* [LISTED ENTRIES]:
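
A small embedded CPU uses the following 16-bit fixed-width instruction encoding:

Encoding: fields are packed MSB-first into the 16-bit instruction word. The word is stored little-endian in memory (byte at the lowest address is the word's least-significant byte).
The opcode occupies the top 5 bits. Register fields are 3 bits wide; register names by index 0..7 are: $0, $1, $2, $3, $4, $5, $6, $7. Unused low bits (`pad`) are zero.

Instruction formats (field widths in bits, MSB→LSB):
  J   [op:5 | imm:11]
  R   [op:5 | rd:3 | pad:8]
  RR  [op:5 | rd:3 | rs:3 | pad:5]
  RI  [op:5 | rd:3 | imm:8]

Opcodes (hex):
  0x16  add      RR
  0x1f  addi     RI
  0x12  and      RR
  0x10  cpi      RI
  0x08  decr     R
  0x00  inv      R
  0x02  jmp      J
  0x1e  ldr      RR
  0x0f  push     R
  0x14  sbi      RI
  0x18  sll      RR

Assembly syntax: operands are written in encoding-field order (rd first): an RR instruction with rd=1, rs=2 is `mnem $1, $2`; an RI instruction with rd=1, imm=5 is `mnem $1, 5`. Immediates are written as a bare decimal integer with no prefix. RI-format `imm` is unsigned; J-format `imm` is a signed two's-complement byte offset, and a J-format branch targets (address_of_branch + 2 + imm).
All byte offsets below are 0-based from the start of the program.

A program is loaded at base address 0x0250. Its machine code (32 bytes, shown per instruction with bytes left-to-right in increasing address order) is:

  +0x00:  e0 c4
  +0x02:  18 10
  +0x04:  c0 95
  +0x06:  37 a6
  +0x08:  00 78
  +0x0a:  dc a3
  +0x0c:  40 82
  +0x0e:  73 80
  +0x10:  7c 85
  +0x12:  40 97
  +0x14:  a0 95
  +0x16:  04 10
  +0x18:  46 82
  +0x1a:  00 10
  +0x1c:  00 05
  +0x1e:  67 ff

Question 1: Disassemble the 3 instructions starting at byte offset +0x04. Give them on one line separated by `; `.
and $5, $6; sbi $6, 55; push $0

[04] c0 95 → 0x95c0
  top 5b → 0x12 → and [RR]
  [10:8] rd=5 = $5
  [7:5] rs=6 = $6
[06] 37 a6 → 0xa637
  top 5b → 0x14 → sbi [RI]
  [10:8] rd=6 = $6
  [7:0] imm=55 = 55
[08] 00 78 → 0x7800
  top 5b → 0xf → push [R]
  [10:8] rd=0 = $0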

...

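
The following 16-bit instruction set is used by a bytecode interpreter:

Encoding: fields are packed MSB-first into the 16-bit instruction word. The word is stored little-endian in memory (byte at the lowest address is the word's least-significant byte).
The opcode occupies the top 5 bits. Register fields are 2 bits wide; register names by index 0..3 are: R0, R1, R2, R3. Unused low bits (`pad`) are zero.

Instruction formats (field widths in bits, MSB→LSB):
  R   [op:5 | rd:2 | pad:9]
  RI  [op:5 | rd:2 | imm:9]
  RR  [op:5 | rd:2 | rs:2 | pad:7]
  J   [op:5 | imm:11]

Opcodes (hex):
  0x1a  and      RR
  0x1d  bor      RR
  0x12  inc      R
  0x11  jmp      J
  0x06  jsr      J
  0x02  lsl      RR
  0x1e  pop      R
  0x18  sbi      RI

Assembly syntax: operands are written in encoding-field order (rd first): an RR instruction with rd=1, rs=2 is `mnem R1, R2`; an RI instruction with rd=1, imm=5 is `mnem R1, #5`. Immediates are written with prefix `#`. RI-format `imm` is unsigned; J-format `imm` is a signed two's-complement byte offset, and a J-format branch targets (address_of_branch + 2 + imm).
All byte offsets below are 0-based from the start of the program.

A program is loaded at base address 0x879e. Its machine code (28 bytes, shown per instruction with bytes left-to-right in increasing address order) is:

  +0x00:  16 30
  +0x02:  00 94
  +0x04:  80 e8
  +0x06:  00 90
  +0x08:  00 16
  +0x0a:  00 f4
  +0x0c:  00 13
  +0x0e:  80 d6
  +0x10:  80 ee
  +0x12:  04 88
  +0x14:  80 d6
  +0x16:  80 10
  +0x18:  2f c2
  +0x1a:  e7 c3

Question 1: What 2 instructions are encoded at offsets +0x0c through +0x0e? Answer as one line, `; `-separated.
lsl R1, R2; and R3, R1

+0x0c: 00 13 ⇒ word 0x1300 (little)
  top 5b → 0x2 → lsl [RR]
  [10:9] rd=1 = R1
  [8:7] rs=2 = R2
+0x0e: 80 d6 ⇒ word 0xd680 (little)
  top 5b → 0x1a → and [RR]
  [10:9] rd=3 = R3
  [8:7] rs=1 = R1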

* [YOUR ASSIGNMENT]:
If a line in the entries above has the word "zero", copy it.

* [SOLUTION FOR THIS EXERCISE]:
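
The opcode occupies the top 5 bits. Register fields are 3 bits wide; register names by index 0..7 are: $0, $1, $2, $3, $4, $5, $6, $7. Unused low bits (`pad`) are zero.
The opcode occupies the top 5 bits. Register fields are 2 bits wide; register names by index 0..3 are: R0, R1, R2, R3. Unused low bits (`pad`) are zero.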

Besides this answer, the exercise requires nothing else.